*WHAT THE EXERCISE ASKS*: From the records below, copy out each line that has the word "gives".

*INPUT*:
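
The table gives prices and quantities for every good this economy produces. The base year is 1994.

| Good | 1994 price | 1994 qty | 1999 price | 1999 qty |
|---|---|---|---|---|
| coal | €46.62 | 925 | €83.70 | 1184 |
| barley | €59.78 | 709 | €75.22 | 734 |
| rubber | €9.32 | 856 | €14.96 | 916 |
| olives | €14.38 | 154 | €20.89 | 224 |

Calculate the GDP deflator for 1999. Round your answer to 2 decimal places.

Nominal GDP 1999 = 83.70·1184 + 75.22·734 + 14.96·916 + 20.89·224 = 172695.00.
Real GDP 1999 (at 1994 prices) = 46.62·1184 + 59.78·734 + 9.32·916 + 14.38·224 = 110834.84.
Deflator = Nominal/Real × 100 = 172695.00/110834.84 × 100 = 155.813.

155.81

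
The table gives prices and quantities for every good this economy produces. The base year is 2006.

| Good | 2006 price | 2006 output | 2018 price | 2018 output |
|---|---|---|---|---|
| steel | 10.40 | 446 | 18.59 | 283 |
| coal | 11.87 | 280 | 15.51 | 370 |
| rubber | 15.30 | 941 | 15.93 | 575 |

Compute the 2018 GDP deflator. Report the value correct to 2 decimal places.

124.96

Nominal GDP 2018 = 18.59·283 + 15.51·370 + 15.93·575 = 20159.42.
Real GDP 2018 (at 2006 prices) = 10.40·283 + 11.87·370 + 15.30·575 = 16132.60.
Deflator = Nominal/Real × 100 = 20159.42/16132.60 × 100 = 124.961.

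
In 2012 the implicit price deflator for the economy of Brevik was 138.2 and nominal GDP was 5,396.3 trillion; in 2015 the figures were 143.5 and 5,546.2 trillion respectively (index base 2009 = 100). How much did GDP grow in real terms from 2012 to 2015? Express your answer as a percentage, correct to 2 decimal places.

-1.02%

Deflate each year: 2012 → 5396.3/1.382 = 3904.70; 2015 → 5546.2/1.435 = 3864.95.
So real GDP changed by 3864.95/3904.70 − 1 = -0.0102, i.e. -1.02%.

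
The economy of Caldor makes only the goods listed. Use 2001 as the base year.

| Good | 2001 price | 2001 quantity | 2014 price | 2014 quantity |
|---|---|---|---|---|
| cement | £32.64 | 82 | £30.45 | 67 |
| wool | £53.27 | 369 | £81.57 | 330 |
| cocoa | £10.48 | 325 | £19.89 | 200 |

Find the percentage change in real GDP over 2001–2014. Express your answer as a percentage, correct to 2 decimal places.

Real GDP 2001 = Nominal GDP 2001 = 32.64·82 + 53.27·369 + 10.48·325 = 25739.11.
Real GDP 2014 (at 2001 prices) = 32.64·67 + 53.27·330 + 10.48·200 = 21861.98.
Real growth = 21861.98/25739.11 − 1 = -0.1506.

-15.06%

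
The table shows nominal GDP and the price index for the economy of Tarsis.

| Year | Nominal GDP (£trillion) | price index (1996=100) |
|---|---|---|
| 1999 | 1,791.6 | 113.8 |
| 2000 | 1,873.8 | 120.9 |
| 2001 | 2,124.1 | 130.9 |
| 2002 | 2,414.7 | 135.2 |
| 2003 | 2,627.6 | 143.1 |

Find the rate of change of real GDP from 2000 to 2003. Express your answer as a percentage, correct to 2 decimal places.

18.47%

Real GDP 2000 = 1873.8/1.209 = 1549.88.
Real GDP 2003 = 2627.6/1.431 = 1836.20.
Change = 1836.20/1549.88 − 1 = 0.1847.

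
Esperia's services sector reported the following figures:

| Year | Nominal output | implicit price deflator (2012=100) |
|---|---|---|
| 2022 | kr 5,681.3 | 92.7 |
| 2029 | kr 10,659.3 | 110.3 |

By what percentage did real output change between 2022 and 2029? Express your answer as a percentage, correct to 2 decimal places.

57.68%

Deflate each year: 2022 → 5681.3/0.927 = 6128.69; 2029 → 10659.3/1.103 = 9663.92.
So real output changed by 9663.92/6128.69 − 1 = 0.5768, i.e. 57.68%.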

*FINISHED TASK*:
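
The table gives prices and quantities for every good this economy produces. The base year is 1994.
The table gives prices and quantities for every good this economy produces. The base year is 2006.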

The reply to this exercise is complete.